====== Excerpted data
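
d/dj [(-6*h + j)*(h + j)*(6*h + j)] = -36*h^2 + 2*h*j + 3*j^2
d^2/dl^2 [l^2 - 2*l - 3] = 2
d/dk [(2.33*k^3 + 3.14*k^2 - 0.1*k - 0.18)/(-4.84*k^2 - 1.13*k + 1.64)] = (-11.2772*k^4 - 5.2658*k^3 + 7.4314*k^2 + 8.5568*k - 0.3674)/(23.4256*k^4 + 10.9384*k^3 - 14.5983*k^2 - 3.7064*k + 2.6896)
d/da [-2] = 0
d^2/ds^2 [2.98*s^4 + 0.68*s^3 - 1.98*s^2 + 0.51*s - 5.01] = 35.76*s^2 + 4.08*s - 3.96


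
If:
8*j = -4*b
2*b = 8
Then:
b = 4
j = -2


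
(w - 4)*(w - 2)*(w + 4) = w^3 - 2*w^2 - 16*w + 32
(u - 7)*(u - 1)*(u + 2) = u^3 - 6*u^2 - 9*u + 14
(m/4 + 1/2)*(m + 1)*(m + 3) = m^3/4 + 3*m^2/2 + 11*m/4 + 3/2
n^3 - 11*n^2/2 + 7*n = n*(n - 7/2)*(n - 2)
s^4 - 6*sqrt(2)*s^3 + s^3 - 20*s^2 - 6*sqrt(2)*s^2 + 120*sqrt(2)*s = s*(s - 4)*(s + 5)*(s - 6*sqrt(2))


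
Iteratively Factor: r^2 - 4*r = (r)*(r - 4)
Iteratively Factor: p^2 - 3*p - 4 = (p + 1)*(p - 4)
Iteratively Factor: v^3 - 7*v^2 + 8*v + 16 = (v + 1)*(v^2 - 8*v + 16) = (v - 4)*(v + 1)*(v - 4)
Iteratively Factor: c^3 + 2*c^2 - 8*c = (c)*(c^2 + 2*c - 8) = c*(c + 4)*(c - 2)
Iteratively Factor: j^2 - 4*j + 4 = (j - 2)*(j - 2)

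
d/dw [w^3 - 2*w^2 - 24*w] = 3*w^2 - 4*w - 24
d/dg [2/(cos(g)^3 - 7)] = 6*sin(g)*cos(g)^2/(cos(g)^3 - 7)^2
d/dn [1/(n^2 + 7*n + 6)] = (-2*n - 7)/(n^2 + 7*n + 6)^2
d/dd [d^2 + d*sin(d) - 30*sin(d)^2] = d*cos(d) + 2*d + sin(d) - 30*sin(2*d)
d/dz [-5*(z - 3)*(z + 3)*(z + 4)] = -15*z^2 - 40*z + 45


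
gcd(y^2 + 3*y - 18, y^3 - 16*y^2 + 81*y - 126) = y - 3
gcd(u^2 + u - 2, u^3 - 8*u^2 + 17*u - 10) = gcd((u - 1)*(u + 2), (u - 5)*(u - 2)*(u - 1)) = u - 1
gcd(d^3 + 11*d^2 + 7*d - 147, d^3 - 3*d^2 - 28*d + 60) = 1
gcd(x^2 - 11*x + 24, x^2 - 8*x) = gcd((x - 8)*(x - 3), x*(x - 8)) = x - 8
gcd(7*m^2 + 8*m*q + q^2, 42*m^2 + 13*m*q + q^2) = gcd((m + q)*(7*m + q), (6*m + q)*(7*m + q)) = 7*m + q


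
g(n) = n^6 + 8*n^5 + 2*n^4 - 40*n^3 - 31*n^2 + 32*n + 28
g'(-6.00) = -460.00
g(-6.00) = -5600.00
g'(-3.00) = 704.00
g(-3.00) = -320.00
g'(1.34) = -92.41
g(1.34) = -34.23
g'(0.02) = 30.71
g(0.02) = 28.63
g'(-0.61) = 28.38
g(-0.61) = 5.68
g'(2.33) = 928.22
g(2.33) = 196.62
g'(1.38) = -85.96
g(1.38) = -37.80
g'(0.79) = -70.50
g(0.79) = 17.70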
============
====== Excerpted data
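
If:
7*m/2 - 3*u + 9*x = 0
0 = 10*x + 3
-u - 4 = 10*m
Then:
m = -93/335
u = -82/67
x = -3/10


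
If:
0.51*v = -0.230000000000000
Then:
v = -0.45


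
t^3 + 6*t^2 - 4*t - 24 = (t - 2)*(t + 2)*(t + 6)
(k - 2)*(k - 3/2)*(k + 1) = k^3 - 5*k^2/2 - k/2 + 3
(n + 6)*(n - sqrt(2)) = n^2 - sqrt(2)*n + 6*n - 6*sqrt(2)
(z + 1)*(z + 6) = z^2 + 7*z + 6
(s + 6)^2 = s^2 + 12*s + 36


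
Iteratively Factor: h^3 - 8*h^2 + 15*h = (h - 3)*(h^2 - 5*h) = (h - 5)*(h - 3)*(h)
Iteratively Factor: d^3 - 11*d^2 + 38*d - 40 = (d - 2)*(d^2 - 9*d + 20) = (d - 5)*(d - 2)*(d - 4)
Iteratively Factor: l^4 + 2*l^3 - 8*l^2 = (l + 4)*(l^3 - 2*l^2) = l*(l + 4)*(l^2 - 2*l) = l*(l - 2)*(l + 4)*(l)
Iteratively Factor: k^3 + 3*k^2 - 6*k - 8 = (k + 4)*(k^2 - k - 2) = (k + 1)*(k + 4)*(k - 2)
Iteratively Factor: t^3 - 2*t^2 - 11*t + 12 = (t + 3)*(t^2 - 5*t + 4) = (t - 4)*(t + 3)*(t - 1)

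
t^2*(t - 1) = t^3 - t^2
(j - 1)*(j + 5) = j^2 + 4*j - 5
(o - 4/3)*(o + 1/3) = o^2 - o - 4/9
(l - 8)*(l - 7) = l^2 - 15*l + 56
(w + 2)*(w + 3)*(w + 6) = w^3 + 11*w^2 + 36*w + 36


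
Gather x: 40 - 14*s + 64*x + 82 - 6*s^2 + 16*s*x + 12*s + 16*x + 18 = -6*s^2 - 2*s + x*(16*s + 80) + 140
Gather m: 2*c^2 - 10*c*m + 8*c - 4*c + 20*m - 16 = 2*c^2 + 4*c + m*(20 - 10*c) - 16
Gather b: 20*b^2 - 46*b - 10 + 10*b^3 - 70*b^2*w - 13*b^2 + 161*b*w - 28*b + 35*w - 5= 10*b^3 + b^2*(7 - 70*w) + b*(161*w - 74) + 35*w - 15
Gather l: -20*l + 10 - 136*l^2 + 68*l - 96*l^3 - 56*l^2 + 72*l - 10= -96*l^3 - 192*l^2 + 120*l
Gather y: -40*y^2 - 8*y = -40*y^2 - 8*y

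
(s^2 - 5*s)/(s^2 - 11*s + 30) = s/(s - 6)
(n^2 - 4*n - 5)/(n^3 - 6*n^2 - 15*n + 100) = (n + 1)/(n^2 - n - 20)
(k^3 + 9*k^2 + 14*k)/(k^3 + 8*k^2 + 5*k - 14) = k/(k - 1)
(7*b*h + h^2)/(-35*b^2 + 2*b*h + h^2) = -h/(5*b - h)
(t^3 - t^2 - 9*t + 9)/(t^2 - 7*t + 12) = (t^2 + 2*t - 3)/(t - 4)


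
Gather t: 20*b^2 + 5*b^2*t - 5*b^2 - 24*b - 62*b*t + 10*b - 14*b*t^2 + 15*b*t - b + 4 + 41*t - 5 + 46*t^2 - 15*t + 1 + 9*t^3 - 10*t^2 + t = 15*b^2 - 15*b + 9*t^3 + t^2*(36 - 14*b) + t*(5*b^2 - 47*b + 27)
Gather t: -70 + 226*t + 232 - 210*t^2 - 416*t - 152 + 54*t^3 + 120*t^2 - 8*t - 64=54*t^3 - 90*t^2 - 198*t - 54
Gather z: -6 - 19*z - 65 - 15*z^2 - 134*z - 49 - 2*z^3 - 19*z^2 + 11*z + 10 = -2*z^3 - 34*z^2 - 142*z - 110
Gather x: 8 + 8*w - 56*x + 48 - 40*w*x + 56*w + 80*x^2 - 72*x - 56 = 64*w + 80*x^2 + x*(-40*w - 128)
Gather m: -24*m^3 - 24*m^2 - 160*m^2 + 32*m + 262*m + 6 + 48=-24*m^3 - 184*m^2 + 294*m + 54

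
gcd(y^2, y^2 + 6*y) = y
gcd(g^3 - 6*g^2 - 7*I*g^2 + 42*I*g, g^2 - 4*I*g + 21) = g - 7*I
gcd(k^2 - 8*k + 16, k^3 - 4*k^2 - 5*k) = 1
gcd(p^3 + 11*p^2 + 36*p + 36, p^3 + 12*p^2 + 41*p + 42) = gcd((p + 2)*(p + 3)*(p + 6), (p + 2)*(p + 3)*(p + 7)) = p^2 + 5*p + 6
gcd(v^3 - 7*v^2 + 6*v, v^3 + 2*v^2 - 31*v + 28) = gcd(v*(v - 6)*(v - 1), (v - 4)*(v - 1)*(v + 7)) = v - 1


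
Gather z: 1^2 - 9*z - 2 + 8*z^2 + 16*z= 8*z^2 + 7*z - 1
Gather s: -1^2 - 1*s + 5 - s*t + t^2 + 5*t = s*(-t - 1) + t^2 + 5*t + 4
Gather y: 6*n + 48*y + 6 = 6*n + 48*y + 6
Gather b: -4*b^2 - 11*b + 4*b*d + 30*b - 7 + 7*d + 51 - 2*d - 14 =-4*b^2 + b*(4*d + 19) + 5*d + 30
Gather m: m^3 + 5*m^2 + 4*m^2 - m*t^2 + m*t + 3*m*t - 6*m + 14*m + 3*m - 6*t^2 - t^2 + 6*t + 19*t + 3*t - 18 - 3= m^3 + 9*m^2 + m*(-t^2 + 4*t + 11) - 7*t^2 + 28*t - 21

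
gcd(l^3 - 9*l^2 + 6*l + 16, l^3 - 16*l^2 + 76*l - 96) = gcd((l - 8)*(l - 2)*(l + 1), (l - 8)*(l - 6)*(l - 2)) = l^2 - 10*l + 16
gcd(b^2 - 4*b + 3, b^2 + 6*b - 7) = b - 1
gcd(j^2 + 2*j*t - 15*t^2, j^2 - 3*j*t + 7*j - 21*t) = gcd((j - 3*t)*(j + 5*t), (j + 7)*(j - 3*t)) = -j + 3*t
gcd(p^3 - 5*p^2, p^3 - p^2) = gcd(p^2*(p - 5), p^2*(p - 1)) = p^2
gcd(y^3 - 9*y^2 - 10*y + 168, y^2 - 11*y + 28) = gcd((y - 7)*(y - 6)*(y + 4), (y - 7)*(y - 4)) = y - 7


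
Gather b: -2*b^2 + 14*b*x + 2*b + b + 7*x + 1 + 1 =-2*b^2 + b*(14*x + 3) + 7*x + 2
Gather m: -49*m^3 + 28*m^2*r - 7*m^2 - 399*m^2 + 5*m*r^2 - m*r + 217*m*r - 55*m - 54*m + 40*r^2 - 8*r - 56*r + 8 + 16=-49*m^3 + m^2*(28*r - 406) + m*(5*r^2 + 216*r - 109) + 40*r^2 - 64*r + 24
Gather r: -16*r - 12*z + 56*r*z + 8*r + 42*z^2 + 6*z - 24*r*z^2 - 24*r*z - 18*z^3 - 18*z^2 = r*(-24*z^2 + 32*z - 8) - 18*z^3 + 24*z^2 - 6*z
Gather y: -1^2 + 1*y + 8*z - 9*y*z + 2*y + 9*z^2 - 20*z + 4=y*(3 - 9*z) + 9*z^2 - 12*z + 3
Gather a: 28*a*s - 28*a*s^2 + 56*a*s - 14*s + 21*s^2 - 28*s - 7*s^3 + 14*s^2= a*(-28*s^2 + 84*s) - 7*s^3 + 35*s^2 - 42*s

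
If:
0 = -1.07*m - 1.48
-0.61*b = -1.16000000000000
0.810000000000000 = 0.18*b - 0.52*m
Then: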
============
In the records above, find every line that contains the word "Factor" and copy it.

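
Iteratively Factor: r^2 - 4*r = (r)*(r - 4)
Iteratively Factor: p^2 - 3*p - 4 = (p + 1)*(p - 4)
Iteratively Factor: v^3 - 7*v^2 + 8*v + 16 = (v + 1)*(v^2 - 8*v + 16) = (v - 4)*(v + 1)*(v - 4)
Iteratively Factor: c^3 + 2*c^2 - 8*c = (c)*(c^2 + 2*c - 8) = c*(c + 4)*(c - 2)
Iteratively Factor: j^2 - 4*j + 4 = (j - 2)*(j - 2)
Iteratively Factor: h^3 - 8*h^2 + 15*h = (h - 3)*(h^2 - 5*h) = (h - 5)*(h - 3)*(h)
Iteratively Factor: d^3 - 11*d^2 + 38*d - 40 = (d - 2)*(d^2 - 9*d + 20) = (d - 5)*(d - 2)*(d - 4)
Iteratively Factor: l^4 + 2*l^3 - 8*l^2 = (l + 4)*(l^3 - 2*l^2) = l*(l + 4)*(l^2 - 2*l) = l*(l - 2)*(l + 4)*(l)
Iteratively Factor: k^3 + 3*k^2 - 6*k - 8 = (k + 4)*(k^2 - k - 2) = (k + 1)*(k + 4)*(k - 2)
Iteratively Factor: t^3 - 2*t^2 - 11*t + 12 = (t + 3)*(t^2 - 5*t + 4) = (t - 4)*(t + 3)*(t - 1)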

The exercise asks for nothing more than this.